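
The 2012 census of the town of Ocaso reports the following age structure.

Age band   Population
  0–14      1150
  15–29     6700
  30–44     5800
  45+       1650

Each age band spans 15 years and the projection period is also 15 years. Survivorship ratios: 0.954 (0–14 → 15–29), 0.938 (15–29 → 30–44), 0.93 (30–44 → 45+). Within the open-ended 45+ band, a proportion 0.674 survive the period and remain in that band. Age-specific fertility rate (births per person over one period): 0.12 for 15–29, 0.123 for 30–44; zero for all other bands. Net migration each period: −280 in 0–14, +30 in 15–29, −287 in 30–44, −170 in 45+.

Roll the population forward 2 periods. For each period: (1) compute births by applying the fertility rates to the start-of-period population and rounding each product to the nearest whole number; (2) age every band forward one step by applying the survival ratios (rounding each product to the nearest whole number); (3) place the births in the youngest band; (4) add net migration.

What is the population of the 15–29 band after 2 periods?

1210

— Period 1 —
Births: 6700 × 0.12 = 804, 5800 × 0.123 = 713 → total 1517
15–29: 1150 × 0.954 = 1097
30–44: 6700 × 0.938 = 6285
45+: 5800 × 0.93 + 1650 × 0.674 = 5394 + 1112 = 6506
Net migration: 0–14 − 280 → 1237; 15–29 + 30 → 1127; 30–44 − 287 → 5998; 45+ − 170 → 6336
End of period: [1237, 1127, 5998, 6336]
— Period 2 —
Births: 1127 × 0.12 = 135, 5998 × 0.123 = 738 → total 873
15–29: 1237 × 0.954 = 1180
30–44: 1127 × 0.938 = 1057
45+: 5998 × 0.93 + 6336 × 0.674 = 5578 + 4270 = 9848
Net migration: 0–14 − 280 → 593; 15–29 + 30 → 1210; 30–44 − 287 → 770; 45+ − 170 → 9678
End of period: [593, 1210, 770, 9678]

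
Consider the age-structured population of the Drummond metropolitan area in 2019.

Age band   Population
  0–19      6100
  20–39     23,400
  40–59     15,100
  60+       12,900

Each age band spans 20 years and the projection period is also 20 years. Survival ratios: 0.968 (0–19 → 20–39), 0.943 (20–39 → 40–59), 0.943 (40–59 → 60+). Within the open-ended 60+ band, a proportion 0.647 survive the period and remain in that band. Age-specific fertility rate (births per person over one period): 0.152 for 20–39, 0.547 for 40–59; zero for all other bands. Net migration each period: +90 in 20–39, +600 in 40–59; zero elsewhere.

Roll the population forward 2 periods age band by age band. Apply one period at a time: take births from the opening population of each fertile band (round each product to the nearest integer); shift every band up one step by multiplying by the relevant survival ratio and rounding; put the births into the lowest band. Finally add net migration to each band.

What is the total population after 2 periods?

67077

[period 1]
Births: 23400 × 0.152 = 3557, 15100 × 0.547 = 8260 → 11817
20–39: 6100 × 0.968 = 5905
40–59: 23400 × 0.943 = 22066
60+: 15100 × 0.943 + 12900 × 0.647 = 14239 + 8346 = 22585
Net migration: 20–39 + 90 → 5995; 40–59 + 600 → 22666
Giving 11817 / 5995 / 22666 / 22585.
[period 2]
Births: 5995 × 0.152 = 911, 22666 × 0.547 = 12398 → 13309
20–39: 11817 × 0.968 = 11439
40–59: 5995 × 0.943 = 5653
60+: 22666 × 0.943 + 22585 × 0.647 = 21374 + 14612 = 35986
Net migration: 20–39 + 90 → 11529; 40–59 + 600 → 6253
Giving 13309 / 11529 / 6253 / 35986.
Total after period 2: 13309 + 11529 + 6253 + 35986 = 67077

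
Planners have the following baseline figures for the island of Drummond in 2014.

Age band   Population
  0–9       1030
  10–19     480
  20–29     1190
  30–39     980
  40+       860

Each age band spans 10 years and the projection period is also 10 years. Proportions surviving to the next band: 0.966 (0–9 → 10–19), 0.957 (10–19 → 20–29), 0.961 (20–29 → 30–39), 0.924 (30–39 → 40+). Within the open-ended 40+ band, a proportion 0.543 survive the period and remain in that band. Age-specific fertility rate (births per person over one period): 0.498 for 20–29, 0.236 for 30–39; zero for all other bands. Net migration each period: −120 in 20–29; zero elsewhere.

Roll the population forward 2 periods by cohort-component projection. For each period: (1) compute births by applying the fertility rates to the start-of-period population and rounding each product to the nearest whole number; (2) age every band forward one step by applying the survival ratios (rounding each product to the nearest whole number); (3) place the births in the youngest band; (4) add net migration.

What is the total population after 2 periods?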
________________________
#### [WHAT NEEDS TO BE DONE]
The expected answer is a copy of each line in the listing above that contains "following".

#### [ANSWER TO THIS PROBLEM]
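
The 2012 census of the town of Ocaso reports the following age structure.
Planners have the following baseline figures for the island of Drummond in 2014.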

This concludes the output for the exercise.